_What you have to do:_ How many lines in the data below have the string "taking"? Reply with the number alone.

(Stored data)
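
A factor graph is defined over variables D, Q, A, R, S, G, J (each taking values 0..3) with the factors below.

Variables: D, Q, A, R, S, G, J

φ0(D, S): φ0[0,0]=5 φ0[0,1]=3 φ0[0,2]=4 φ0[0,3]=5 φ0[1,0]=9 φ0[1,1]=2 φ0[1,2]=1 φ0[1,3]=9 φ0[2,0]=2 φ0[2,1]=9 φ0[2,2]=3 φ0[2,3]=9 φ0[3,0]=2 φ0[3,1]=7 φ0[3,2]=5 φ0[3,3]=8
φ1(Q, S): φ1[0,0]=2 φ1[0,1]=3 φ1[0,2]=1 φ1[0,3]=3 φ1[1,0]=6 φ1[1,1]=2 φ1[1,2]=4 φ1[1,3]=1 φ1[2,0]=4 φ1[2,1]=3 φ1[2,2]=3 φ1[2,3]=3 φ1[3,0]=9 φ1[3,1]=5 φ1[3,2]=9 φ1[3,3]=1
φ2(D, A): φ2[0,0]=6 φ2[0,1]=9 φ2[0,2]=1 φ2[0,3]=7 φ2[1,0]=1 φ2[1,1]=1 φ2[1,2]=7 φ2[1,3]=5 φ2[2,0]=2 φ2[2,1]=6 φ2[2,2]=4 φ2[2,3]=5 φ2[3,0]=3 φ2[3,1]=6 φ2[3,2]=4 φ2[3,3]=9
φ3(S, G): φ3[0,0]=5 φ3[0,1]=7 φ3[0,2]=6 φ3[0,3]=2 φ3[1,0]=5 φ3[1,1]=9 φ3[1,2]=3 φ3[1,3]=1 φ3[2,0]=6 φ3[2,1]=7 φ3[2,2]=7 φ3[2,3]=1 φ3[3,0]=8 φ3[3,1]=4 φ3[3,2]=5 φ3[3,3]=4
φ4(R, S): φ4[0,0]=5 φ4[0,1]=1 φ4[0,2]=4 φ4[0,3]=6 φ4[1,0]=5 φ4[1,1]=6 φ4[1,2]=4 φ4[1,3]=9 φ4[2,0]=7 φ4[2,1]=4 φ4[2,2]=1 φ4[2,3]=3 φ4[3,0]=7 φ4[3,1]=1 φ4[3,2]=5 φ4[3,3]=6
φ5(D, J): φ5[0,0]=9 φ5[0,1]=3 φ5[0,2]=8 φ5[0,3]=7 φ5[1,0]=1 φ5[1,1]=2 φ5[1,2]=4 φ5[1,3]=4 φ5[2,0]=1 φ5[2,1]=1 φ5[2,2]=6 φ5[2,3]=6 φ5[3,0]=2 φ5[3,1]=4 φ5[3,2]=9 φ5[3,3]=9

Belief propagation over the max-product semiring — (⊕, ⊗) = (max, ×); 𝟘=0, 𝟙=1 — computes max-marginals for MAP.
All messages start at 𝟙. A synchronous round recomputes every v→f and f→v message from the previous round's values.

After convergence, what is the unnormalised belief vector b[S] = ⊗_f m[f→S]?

init: all messages = 𝟙 over 4 values
r1 m[φ0→D] = [5, 9, 9, 8]
r1 m[φ0→S] = [9, 9, 5, 9]
r1 m[φ1→Q] = [3, 6, 4, 9]
r1 m[φ1→S] = [9, 5, 9, 3]
r1 m[φ2→D] = [9, 7, 6, 9]
r1 m[φ2→A] = [6, 9, 7, 9]
r1 m[φ3→S] = [7, 9, 7, 8]
r1 m[φ3→G] = [8, 9, 7, 4]
r1 m[φ4→R] = [6, 9, 7, 7]
r1 m[φ4→S] = [7, 6, 5, 9]
r1 m[φ5→D] = [9, 4, 6, 9]
r1 m[φ5→J] = [9, 4, 9, 9]
r1 m[D→φ0] = [1, 1, 1, 1]
r1 m[D→φ2] = [1, 1, 1, 1]
r1 m[D→φ5] = [1, 1, 1, 1]
r1 m[Q→φ1] = [1, 1, 1, 1]
r1 m[A→φ2] = [1, 1, 1, 1]
r1 m[R→φ4] = [1, 1, 1, 1]
r1 m[S→φ0] = [1, 1, 1, 1]
r1 m[S→φ1] = [1, 1, 1, 1]
r1 m[S→φ3] = [1, 1, 1, 1]
r1 m[S→φ4] = [1, 1, 1, 1]
r1 m[G→φ3] = [1, 1, 1, 1]
r1 m[J→φ5] = [1, 1, 1, 1]
r2 m[φ0→D] = [5, 9, 9, 8]
r2 m[φ0→S] = [9, 9, 5, 9]
r2 m[φ1→Q] = [3, 6, 4, 9]
r2 m[φ1→S] = [9, 5, 9, 3]
r2 m[φ2→D] = [9, 7, 6, 9]
r2 m[φ2→A] = [6, 9, 7, 9]
r2 m[φ3→S] = [7, 9, 7, 8]
r2 m[φ3→G] = [8, 9, 7, 4]
r2 m[φ4→R] = [6, 9, 7, 7]
r2 m[φ4→S] = [7, 6, 5, 9]
r2 m[φ5→D] = [9, 4, 6, 9]
r2 m[φ5→J] = [9, 4, 9, 9]
r2 m[D→φ0] = [81, 28, 36, 81]
r2 m[D→φ2] = [45, 36, 54, 72]
r2 m[D→φ5] = [45, 63, 54, 72]
r2 m[Q→φ1] = [1, 1, 1, 1]
r2 m[A→φ2] = [1, 1, 1, 1]
r2 m[R→φ4] = [1, 1, 1, 1]
r2 m[S→φ0] = [441, 270, 315, 216]
r2 m[S→φ1] = [441, 486, 175, 648]
r2 m[S→φ3] = [567, 270, 225, 243]
r2 m[S→φ4] = [567, 405, 315, 216]
r2 m[G→φ3] = [1, 1, 1, 1]
r2 m[J→φ5] = [1, 1, 1, 1]
r3 m[φ0→D] = [2205, 3969, 2430, 1890]
r3 m[φ0→S] = [405, 567, 405, 648]
r3 m[φ1→Q] = [1944, 2646, 1944, 3969]
r3 m[φ1→S] = [9, 5, 9, 3]
r3 m[φ2→D] = [9, 7, 6, 9]
r3 m[φ2→A] = [270, 432, 288, 648]
r3 m[φ3→S] = [7, 9, 7, 8]
r3 m[φ3→G] = [2835, 3969, 3402, 1134]
r3 m[φ4→R] = [2835, 2835, 3969, 3969]
r3 m[φ4→S] = [7, 6, 5, 9]
r3 m[φ5→D] = [9, 4, 6, 9]
r3 m[φ5→J] = [405, 288, 648, 648]
r3 m[D→φ0] = [81, 28, 36, 81]
r3 m[D→φ2] = [45, 36, 54, 72]
r3 m[D→φ5] = [45, 63, 54, 72]
r3 m[Q→φ1] = [1, 1, 1, 1]
r3 m[A→φ2] = [1, 1, 1, 1]
r3 m[R→φ4] = [1, 1, 1, 1]
r3 m[S→φ0] = [441, 270, 315, 216]
r3 m[S→φ1] = [441, 486, 175, 648]
r3 m[S→φ3] = [567, 270, 225, 243]
r3 m[S→φ4] = [567, 405, 315, 216]
r3 m[G→φ3] = [1, 1, 1, 1]
r3 m[J→φ5] = [1, 1, 1, 1]
r4 m[φ0→D] = [2205, 3969, 2430, 1890]
r4 m[φ0→S] = [405, 567, 405, 648]
r4 m[φ1→Q] = [1944, 2646, 1944, 3969]
r4 m[φ1→S] = [9, 5, 9, 3]
r4 m[φ2→D] = [9, 7, 6, 9]
r4 m[φ2→A] = [270, 432, 288, 648]
r4 m[φ3→S] = [7, 9, 7, 8]
r4 m[φ3→G] = [2835, 3969, 3402, 1134]
r4 m[φ4→R] = [2835, 2835, 3969, 3969]
r4 m[φ4→S] = [7, 6, 5, 9]
r4 m[φ5→D] = [9, 4, 6, 9]
r4 m[φ5→J] = [405, 288, 648, 648]
r4 m[D→φ0] = [81, 28, 36, 81]
r4 m[D→φ2] = [19845, 15876, 14580, 17010]
r4 m[D→φ5] = [19845, 27783, 14580, 17010]
r4 m[Q→φ1] = [1, 1, 1, 1]
r4 m[A→φ2] = [1, 1, 1, 1]
r4 m[R→φ4] = [1, 1, 1, 1]
r4 m[S→φ0] = [441, 270, 315, 216]
r4 m[S→φ1] = [19845, 30618, 14175, 46656]
r4 m[S→φ3] = [25515, 17010, 18225, 17496]
r4 m[S→φ4] = [25515, 25515, 25515, 15552]
r4 m[G→φ3] = [1, 1, 1, 1]
r4 m[J→φ5] = [1, 1, 1, 1]
r5 m[φ0→D] = [2205, 3969, 2430, 1890]
r5 m[φ0→S] = [405, 567, 405, 648]
r5 m[φ1→Q] = [139968, 119070, 139968, 178605]
r5 m[φ1→S] = [9, 5, 9, 3]
r5 m[φ2→D] = [9, 7, 6, 9]
r5 m[φ2→A] = [119070, 178605, 111132, 153090]
r5 m[φ3→S] = [7, 9, 7, 8]
r5 m[φ3→G] = [139968, 178605, 153090, 69984]
r5 m[φ4→R] = [127575, 153090, 178605, 178605]
r5 m[φ4→S] = [7, 6, 5, 9]
r5 m[φ5→D] = [9, 4, 6, 9]
r5 m[φ5→J] = [178605, 68040, 158760, 153090]
r5 m[D→φ0] = [81, 28, 36, 81]
r5 m[D→φ2] = [19845, 15876, 14580, 17010]
r5 m[D→φ5] = [19845, 27783, 14580, 17010]
r5 m[Q→φ1] = [1, 1, 1, 1]
r5 m[A→φ2] = [1, 1, 1, 1]
r5 m[R→φ4] = [1, 1, 1, 1]
r5 m[S→φ0] = [441, 270, 315, 216]
r5 m[S→φ1] = [19845, 30618, 14175, 46656]
r5 m[S→φ3] = [25515, 17010, 18225, 17496]
r5 m[S→φ4] = [25515, 25515, 25515, 15552]
r5 m[G→φ3] = [1, 1, 1, 1]
r5 m[J→φ5] = [1, 1, 1, 1]
r6 m[φ0→D] = [2205, 3969, 2430, 1890]
r6 m[φ0→S] = [405, 567, 405, 648]
r6 m[φ1→Q] = [139968, 119070, 139968, 178605]
r6 m[φ1→S] = [9, 5, 9, 3]
r6 m[φ2→D] = [9, 7, 6, 9]
r6 m[φ2→A] = [119070, 178605, 111132, 153090]
r6 m[φ3→S] = [7, 9, 7, 8]
r6 m[φ3→G] = [139968, 178605, 153090, 69984]
r6 m[φ4→R] = [127575, 153090, 178605, 178605]
r6 m[φ4→S] = [7, 6, 5, 9]
r6 m[φ5→D] = [9, 4, 6, 9]
r6 m[φ5→J] = [178605, 68040, 158760, 153090]
r6 m[D→φ0] = [81, 28, 36, 81]
r6 m[D→φ2] = [19845, 15876, 14580, 17010]
r6 m[D→φ5] = [19845, 27783, 14580, 17010]
r6 m[Q→φ1] = [1, 1, 1, 1]
r6 m[A→φ2] = [1, 1, 1, 1]
r6 m[R→φ4] = [1, 1, 1, 1]
r6 m[S→φ0] = [441, 270, 315, 216]
r6 m[S→φ1] = [19845, 30618, 14175, 46656]
r6 m[S→φ3] = [25515, 17010, 18225, 17496]
r6 m[S→φ4] = [25515, 25515, 25515, 15552]
r6 m[G→φ3] = [1, 1, 1, 1]
r6 m[J→φ5] = [1, 1, 1, 1]
fixed point reached at round 6
b[S] = ⊗ incoming = [178605, 153090, 127575, 139968]

b[S] = [178605, 153090, 127575, 139968]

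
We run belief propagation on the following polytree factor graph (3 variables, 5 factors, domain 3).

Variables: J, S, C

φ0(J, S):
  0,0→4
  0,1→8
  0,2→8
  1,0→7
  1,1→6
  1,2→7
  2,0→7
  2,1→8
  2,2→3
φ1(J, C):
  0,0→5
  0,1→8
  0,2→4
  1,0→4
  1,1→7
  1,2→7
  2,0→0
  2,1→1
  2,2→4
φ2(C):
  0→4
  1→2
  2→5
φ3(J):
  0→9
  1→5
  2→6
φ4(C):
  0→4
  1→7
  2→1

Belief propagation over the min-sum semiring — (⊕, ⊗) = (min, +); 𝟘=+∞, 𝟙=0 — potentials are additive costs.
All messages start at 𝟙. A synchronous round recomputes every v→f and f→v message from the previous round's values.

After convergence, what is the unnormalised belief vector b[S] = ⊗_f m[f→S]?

b[S] = [21, 22, 17]

init: all messages = 𝟙 over 3 values
r1 m[φ0→J] = [4, 6, 3]
r1 m[φ0→S] = [4, 6, 3]
r1 m[φ1→J] = [4, 4, 0]
r1 m[φ1→C] = [0, 1, 4]
r1 m[φ2→C] = [4, 2, 5]
r1 m[φ3→J] = [9, 5, 6]
r1 m[φ4→C] = [4, 7, 1]
r1 m[J→φ0] = [0, 0, 0]
r1 m[J→φ1] = [0, 0, 0]
r1 m[J→φ3] = [0, 0, 0]
r1 m[S→φ0] = [0, 0, 0]
r1 m[C→φ1] = [0, 0, 0]
r1 m[C→φ2] = [0, 0, 0]
r1 m[C→φ4] = [0, 0, 0]
r2 m[φ0→J] = [4, 6, 3]
r2 m[φ0→S] = [4, 6, 3]
r2 m[φ1→J] = [4, 4, 0]
r2 m[φ1→C] = [0, 1, 4]
r2 m[φ2→C] = [4, 2, 5]
r2 m[φ3→J] = [9, 5, 6]
r2 m[φ4→C] = [4, 7, 1]
r2 m[J→φ0] = [13, 9, 6]
r2 m[J→φ1] = [13, 11, 9]
r2 m[J→φ3] = [8, 10, 3]
r2 m[S→φ0] = [0, 0, 0]
r2 m[C→φ1] = [8, 9, 6]
r2 m[C→φ2] = [4, 8, 5]
r2 m[C→φ4] = [4, 3, 9]
r3 m[φ0→J] = [4, 6, 3]
r3 m[φ0→S] = [13, 14, 9]
r3 m[φ1→J] = [10, 12, 8]
r3 m[φ1→C] = [9, 10, 13]
r3 m[φ2→C] = [4, 2, 5]
r3 m[φ3→J] = [9, 5, 6]
r3 m[φ4→C] = [4, 7, 1]
r3 m[J→φ0] = [13, 9, 6]
r3 m[J→φ1] = [13, 11, 9]
r3 m[J→φ3] = [8, 10, 3]
r3 m[S→φ0] = [0, 0, 0]
r3 m[C→φ1] = [8, 9, 6]
r3 m[C→φ2] = [4, 8, 5]
r3 m[C→φ4] = [4, 3, 9]
r4 m[φ0→J] = [4, 6, 3]
r4 m[φ0→S] = [13, 14, 9]
r4 m[φ1→J] = [10, 12, 8]
r4 m[φ1→C] = [9, 10, 13]
r4 m[φ2→C] = [4, 2, 5]
r4 m[φ3→J] = [9, 5, 6]
r4 m[φ4→C] = [4, 7, 1]
r4 m[J→φ0] = [19, 17, 14]
r4 m[J→φ1] = [13, 11, 9]
r4 m[J→φ3] = [14, 18, 11]
r4 m[S→φ0] = [0, 0, 0]
r4 m[C→φ1] = [8, 9, 6]
r4 m[C→φ2] = [13, 17, 14]
r4 m[C→φ4] = [13, 12, 18]
r5 m[φ0→J] = [4, 6, 3]
r5 m[φ0→S] = [21, 22, 17]
r5 m[φ1→J] = [10, 12, 8]
r5 m[φ1→C] = [9, 10, 13]
r5 m[φ2→C] = [4, 2, 5]
r5 m[φ3→J] = [9, 5, 6]
r5 m[φ4→C] = [4, 7, 1]
r5 m[J→φ0] = [19, 17, 14]
r5 m[J→φ1] = [13, 11, 9]
r5 m[J→φ3] = [14, 18, 11]
r5 m[S→φ0] = [0, 0, 0]
r5 m[C→φ1] = [8, 9, 6]
r5 m[C→φ2] = [13, 17, 14]
r5 m[C→φ4] = [13, 12, 18]
r6 m[φ0→J] = [4, 6, 3]
r6 m[φ0→S] = [21, 22, 17]
r6 m[φ1→J] = [10, 12, 8]
r6 m[φ1→C] = [9, 10, 13]
r6 m[φ2→C] = [4, 2, 5]
r6 m[φ3→J] = [9, 5, 6]
r6 m[φ4→C] = [4, 7, 1]
r6 m[J→φ0] = [19, 17, 14]
r6 m[J→φ1] = [13, 11, 9]
r6 m[J→φ3] = [14, 18, 11]
r6 m[S→φ0] = [0, 0, 0]
r6 m[C→φ1] = [8, 9, 6]
r6 m[C→φ2] = [13, 17, 14]
r6 m[C→φ4] = [13, 12, 18]
fixed point reached at round 6
b[S] = ⊗ incoming = [21, 22, 17]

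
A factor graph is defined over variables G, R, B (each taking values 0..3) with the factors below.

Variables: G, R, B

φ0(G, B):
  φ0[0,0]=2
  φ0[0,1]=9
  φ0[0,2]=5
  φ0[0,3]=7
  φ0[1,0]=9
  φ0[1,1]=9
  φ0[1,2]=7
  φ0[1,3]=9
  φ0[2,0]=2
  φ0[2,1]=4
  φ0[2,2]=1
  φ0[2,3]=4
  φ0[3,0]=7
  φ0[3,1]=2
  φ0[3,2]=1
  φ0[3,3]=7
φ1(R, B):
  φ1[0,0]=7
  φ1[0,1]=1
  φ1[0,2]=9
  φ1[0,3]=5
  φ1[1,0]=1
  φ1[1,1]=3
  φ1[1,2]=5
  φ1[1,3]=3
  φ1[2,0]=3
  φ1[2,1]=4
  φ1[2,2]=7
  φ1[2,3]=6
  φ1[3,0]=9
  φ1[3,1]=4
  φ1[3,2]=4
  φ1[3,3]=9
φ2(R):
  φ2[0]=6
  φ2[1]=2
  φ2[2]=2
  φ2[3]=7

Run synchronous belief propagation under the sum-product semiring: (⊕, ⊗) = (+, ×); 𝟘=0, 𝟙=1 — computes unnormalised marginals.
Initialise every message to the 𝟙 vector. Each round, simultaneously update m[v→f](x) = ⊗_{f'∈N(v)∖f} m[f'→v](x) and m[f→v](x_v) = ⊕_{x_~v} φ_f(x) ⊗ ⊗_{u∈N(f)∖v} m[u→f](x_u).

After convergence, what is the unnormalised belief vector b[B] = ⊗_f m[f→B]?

init: all messages = 𝟙 over 4 values
r1 m[φ0→G] = [23, 34, 11, 17]
r1 m[φ0→B] = [20, 24, 14, 27]
r1 m[φ1→R] = [22, 12, 20, 26]
r1 m[φ1→B] = [20, 12, 25, 23]
r1 m[φ2→R] = [6, 2, 2, 7]
r1 m[G→φ0] = [1, 1, 1, 1]
r1 m[R→φ1] = [1, 1, 1, 1]
r1 m[R→φ2] = [1, 1, 1, 1]
r1 m[B→φ0] = [1, 1, 1, 1]
r1 m[B→φ1] = [1, 1, 1, 1]
r2 m[φ0→G] = [23, 34, 11, 17]
r2 m[φ0→B] = [20, 24, 14, 27]
r2 m[φ1→R] = [22, 12, 20, 26]
r2 m[φ1→B] = [20, 12, 25, 23]
r2 m[φ2→R] = [6, 2, 2, 7]
r2 m[G→φ0] = [1, 1, 1, 1]
r2 m[R→φ1] = [6, 2, 2, 7]
r2 m[R→φ2] = [22, 12, 20, 26]
r2 m[B→φ0] = [20, 12, 25, 23]
r2 m[B→φ1] = [20, 24, 14, 27]
r3 m[φ0→G] = [434, 670, 205, 350]
r3 m[φ0→B] = [20, 24, 14, 27]
r3 m[φ1→R] = [425, 243, 416, 575]
r3 m[φ1→B] = [113, 48, 106, 111]
r3 m[φ2→R] = [6, 2, 2, 7]
r3 m[G→φ0] = [1, 1, 1, 1]
r3 m[R→φ1] = [6, 2, 2, 7]
r3 m[R→φ2] = [22, 12, 20, 26]
r3 m[B→φ0] = [20, 12, 25, 23]
r3 m[B→φ1] = [20, 24, 14, 27]
r4 m[φ0→G] = [434, 670, 205, 350]
r4 m[φ0→B] = [20, 24, 14, 27]
r4 m[φ1→R] = [425, 243, 416, 575]
r4 m[φ1→B] = [113, 48, 106, 111]
r4 m[φ2→R] = [6, 2, 2, 7]
r4 m[G→φ0] = [1, 1, 1, 1]
r4 m[R→φ1] = [6, 2, 2, 7]
r4 m[R→φ2] = [425, 243, 416, 575]
r4 m[B→φ0] = [113, 48, 106, 111]
r4 m[B→φ1] = [20, 24, 14, 27]
r5 m[φ0→G] = [1965, 3190, 968, 1770]
r5 m[φ0→B] = [20, 24, 14, 27]
r5 m[φ1→R] = [425, 243, 416, 575]
r5 m[φ1→B] = [113, 48, 106, 111]
r5 m[φ2→R] = [6, 2, 2, 7]
r5 m[G→φ0] = [1, 1, 1, 1]
r5 m[R→φ1] = [6, 2, 2, 7]
r5 m[R→φ2] = [425, 243, 416, 575]
r5 m[B→φ0] = [113, 48, 106, 111]
r5 m[B→φ1] = [20, 24, 14, 27]
r6 m[φ0→G] = [1965, 3190, 968, 1770]
r6 m[φ0→B] = [20, 24, 14, 27]
r6 m[φ1→R] = [425, 243, 416, 575]
r6 m[φ1→B] = [113, 48, 106, 111]
r6 m[φ2→R] = [6, 2, 2, 7]
r6 m[G→φ0] = [1, 1, 1, 1]
r6 m[R→φ1] = [6, 2, 2, 7]
r6 m[R→φ2] = [425, 243, 416, 575]
r6 m[B→φ0] = [113, 48, 106, 111]
r6 m[B→φ1] = [20, 24, 14, 27]
fixed point reached at round 6
b[B] = ⊗ incoming = [2260, 1152, 1484, 2997]

b[B] = [2260, 1152, 1484, 2997]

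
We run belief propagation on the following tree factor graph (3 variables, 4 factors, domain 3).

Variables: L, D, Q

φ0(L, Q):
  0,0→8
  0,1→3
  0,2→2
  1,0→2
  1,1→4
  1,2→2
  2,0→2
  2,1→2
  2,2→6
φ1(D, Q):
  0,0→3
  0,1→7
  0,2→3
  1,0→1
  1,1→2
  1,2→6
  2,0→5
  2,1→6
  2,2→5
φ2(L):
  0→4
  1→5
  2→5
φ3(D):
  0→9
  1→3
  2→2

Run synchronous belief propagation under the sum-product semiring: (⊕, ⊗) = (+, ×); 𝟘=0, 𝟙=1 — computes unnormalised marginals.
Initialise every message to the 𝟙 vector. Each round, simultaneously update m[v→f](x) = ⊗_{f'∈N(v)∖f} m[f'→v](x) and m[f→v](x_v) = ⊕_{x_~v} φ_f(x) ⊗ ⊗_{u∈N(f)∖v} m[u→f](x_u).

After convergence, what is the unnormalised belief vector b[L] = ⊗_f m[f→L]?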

_Response for this exercise:_ 2